*Exercise brief*:
From the entries below, return exactly the lines beginning at the one that contains "Stenian | 1200 | 1000 |" and ending at the one that contains "Mesoarchean | 3200 | 2800 |", both of them included, and only those lines.

--

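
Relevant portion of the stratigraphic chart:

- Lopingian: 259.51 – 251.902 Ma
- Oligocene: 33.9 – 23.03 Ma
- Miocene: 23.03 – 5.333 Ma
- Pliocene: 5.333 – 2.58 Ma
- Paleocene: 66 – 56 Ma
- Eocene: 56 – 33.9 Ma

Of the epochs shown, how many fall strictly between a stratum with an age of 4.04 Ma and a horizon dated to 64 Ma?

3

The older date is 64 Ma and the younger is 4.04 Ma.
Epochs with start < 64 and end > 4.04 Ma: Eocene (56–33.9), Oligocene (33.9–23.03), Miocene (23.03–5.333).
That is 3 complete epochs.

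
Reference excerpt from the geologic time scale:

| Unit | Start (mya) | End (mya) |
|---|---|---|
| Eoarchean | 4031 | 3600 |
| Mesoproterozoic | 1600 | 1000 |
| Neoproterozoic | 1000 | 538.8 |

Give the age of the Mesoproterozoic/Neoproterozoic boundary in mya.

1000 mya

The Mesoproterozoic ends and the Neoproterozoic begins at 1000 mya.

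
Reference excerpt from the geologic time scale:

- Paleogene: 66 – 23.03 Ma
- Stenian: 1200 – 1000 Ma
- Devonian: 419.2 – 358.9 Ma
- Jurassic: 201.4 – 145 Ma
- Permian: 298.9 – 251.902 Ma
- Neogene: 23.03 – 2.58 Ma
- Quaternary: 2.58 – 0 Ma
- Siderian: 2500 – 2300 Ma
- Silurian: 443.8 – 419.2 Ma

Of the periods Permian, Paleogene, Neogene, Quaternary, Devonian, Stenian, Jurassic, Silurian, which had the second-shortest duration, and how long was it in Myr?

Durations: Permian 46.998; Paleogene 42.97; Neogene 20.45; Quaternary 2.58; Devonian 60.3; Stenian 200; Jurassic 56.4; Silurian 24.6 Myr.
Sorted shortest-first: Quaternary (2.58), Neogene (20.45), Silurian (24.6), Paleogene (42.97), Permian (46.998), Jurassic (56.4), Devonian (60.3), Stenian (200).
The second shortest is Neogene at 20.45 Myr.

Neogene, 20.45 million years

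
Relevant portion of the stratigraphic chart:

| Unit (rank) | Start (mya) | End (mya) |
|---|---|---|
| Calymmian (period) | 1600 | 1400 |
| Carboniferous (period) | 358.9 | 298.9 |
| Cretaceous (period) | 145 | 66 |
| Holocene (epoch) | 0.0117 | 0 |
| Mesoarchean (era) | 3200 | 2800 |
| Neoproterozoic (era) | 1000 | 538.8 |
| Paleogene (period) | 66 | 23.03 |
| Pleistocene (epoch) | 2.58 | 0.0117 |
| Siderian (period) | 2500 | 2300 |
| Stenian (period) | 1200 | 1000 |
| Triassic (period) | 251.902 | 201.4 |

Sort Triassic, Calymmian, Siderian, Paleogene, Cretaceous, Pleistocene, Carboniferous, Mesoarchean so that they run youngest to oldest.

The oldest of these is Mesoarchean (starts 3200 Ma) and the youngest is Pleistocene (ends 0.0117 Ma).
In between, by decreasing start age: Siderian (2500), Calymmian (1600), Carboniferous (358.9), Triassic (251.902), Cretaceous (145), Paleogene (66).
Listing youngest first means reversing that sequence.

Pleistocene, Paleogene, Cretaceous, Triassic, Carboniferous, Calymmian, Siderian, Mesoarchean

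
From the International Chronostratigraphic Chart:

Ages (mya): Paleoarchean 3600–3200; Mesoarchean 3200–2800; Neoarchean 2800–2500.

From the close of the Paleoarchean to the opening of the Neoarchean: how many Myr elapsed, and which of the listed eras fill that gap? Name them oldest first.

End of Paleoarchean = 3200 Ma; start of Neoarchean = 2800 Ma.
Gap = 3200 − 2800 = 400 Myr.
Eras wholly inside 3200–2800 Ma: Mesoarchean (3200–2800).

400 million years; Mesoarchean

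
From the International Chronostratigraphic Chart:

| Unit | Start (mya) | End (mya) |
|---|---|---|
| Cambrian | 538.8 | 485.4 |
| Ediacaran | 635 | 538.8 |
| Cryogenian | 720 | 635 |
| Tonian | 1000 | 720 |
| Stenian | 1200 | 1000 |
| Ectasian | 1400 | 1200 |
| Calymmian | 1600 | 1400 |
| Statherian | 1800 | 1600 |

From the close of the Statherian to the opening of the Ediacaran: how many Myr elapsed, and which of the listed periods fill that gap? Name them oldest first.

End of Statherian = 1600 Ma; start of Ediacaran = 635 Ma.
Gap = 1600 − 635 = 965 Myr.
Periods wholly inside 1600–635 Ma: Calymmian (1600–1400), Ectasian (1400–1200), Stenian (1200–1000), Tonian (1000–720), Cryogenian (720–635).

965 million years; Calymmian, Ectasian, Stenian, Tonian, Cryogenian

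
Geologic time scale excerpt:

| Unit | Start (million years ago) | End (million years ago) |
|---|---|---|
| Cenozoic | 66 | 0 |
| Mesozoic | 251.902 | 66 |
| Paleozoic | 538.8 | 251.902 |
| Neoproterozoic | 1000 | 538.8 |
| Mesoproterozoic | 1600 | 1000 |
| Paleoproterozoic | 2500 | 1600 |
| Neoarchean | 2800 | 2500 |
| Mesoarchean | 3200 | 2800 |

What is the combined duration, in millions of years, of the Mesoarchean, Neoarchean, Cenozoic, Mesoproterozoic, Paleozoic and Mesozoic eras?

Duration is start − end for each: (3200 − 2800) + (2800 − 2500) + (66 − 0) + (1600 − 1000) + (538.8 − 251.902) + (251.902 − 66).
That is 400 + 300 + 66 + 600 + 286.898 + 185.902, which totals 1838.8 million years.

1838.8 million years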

--

*Written answer*:
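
| Stenian | 1200 | 1000 |
| Ectasian | 1400 | 1200 |
| Calymmian | 1600 | 1400 |
| Statherian | 1800 | 1600 |

From the close of the Statherian to the opening of the Ediacaran: how many Myr elapsed, and which of the listed periods fill that gap? Name them oldest first.

End of Statherian = 1600 Ma; start of Ediacaran = 635 Ma.
Gap = 1600 − 635 = 965 Myr.
Periods wholly inside 1600–635 Ma: Calymmian (1600–1400), Ectasian (1400–1200), Stenian (1200–1000), Tonian (1000–720), Cryogenian (720–635).

965 million years; Calymmian, Ectasian, Stenian, Tonian, Cryogenian

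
Geologic time scale excerpt:

| Unit | Start (million years ago) | End (million years ago) |
|---|---|---|
| Cenozoic | 66 | 0 |
| Mesozoic | 251.902 | 66 |
| Paleozoic | 538.8 | 251.902 |
| Neoproterozoic | 1000 | 538.8 |
| Mesoproterozoic | 1600 | 1000 |
| Paleoproterozoic | 2500 | 1600 |
| Neoarchean | 2800 | 2500 |
| Mesoarchean | 3200 | 2800 |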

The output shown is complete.